_Provided data:_

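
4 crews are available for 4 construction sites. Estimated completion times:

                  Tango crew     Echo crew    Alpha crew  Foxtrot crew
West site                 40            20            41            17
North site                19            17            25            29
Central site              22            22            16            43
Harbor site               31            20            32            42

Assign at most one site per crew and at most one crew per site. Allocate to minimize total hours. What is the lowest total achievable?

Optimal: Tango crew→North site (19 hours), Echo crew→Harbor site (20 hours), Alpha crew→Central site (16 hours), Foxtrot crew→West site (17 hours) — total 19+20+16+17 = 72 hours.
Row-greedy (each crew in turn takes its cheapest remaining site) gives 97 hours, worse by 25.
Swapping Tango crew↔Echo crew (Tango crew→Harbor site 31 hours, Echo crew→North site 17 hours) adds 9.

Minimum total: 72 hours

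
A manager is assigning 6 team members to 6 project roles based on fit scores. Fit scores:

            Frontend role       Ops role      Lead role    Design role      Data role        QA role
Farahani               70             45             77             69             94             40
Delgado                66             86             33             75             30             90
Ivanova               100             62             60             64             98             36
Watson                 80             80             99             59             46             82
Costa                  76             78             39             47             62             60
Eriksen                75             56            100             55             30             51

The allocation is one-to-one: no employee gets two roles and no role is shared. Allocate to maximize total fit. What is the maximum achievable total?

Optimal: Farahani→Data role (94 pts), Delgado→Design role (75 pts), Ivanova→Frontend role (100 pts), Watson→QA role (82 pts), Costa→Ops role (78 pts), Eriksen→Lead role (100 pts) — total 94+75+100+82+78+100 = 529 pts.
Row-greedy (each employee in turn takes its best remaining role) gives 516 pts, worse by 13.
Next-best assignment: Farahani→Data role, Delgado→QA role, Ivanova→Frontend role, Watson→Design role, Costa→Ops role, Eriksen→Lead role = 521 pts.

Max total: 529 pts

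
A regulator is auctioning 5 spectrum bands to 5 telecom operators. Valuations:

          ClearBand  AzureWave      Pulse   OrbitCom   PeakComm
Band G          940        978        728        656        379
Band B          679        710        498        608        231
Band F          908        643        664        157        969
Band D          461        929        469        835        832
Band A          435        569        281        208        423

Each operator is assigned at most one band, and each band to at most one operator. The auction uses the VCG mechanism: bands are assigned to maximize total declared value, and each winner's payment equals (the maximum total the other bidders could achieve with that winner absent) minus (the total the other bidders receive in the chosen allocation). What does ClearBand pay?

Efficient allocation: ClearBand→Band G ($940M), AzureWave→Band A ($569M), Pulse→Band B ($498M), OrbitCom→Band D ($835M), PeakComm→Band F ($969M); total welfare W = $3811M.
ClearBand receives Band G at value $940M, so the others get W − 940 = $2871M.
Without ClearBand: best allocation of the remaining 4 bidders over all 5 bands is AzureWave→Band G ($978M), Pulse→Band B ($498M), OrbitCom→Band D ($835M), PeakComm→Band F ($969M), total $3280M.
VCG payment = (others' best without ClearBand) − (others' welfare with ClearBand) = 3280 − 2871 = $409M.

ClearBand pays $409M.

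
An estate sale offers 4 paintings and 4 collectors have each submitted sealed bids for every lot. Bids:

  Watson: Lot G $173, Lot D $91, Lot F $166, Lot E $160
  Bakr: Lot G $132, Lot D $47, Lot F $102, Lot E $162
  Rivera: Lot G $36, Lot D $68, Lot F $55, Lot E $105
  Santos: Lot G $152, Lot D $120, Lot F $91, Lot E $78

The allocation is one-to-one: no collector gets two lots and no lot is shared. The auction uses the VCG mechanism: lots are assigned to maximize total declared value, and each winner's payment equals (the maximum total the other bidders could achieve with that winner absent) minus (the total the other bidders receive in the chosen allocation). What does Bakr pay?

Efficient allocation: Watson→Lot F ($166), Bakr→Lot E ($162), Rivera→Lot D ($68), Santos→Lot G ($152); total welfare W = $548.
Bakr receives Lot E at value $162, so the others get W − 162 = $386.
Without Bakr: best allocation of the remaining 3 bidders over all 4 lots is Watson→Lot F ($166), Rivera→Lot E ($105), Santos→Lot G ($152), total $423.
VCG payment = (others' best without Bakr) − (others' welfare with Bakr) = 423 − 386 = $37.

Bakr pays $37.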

==

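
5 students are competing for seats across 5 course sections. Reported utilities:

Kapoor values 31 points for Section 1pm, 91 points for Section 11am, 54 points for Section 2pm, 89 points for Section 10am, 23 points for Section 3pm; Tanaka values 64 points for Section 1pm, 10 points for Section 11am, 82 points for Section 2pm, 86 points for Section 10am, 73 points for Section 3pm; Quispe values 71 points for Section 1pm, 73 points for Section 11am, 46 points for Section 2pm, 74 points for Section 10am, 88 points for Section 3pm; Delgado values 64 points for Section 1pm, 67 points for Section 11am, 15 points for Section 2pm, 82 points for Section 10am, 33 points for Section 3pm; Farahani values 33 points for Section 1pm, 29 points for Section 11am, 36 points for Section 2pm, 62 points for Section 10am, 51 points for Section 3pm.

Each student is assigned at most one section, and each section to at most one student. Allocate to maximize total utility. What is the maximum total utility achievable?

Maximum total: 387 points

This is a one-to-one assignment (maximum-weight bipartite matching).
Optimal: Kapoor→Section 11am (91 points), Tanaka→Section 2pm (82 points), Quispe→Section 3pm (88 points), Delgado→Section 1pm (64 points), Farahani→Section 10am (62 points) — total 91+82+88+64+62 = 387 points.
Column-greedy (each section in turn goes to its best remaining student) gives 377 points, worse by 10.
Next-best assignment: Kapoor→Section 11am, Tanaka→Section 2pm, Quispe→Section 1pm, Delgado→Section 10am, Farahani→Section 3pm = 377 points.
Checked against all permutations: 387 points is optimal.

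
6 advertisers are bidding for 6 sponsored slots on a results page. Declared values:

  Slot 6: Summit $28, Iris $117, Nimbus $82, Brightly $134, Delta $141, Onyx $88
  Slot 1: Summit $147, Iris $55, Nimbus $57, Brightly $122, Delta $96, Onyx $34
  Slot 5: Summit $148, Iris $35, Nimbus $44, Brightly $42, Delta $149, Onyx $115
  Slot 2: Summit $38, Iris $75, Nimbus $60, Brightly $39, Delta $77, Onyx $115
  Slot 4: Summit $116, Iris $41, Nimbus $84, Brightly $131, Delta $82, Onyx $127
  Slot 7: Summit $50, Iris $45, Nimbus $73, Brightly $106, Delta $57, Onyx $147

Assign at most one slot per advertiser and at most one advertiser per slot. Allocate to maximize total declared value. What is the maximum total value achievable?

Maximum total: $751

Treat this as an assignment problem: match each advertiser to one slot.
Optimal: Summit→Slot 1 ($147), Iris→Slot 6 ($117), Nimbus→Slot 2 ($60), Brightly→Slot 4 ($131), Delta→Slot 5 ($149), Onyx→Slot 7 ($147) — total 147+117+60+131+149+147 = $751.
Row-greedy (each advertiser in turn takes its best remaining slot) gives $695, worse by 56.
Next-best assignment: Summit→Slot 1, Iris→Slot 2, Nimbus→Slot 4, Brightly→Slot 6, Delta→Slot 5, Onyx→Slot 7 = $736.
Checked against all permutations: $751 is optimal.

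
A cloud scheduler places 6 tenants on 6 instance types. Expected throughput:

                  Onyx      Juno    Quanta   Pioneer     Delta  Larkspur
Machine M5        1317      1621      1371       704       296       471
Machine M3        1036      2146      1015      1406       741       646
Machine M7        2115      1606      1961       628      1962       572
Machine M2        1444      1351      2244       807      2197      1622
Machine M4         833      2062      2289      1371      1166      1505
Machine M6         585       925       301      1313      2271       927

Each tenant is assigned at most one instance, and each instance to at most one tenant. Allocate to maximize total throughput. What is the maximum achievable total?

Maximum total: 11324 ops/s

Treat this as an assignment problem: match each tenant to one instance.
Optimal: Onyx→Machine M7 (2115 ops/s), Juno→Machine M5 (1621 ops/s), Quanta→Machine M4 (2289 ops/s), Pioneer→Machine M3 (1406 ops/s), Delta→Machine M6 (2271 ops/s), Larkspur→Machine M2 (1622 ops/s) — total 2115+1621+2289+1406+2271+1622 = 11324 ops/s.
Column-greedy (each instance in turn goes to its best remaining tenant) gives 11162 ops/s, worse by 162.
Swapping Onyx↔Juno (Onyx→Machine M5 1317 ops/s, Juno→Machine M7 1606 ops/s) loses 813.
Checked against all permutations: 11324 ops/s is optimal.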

_Exercise aim:_ Could you return exactly the lines above from the line with "An estate sale" to the line with "Santos: Lot G", both included, and nothing else?

_Output for this exercise:_
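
An estate sale offers 4 paintings and 4 collectors have each submitted sealed bids for every lot. Bids:

  Watson: Lot G $173, Lot D $91, Lot F $166, Lot E $160
  Bakr: Lot G $132, Lot D $47, Lot F $102, Lot E $162
  Rivera: Lot G $36, Lot D $68, Lot F $55, Lot E $105
  Santos: Lot G $152, Lot D $120, Lot F $91, Lot E $78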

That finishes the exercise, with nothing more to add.